REQUIRED WORK
Please restate each entry below, word for word.

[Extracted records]
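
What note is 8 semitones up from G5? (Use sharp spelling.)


Step by step:
G5: chromatic position 7 in octave 5 → absolute = 5×12 + 7 = 67
Transpose up 8: 67 + 8 = 75
75 = 6×12 + 3 → D# in octave 6
Result = D#6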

THE COMPLETED TASK
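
What note is 8 semitones up from G5? (Use sharp spelling.)


Step by step:
G5: chromatic position 7 in octave 5 → absolute = 5×12 + 7 = 67
Transpose up 8: 67 + 8 = 75
75 = 6×12 + 3 → D# in octave 6
Result = D#6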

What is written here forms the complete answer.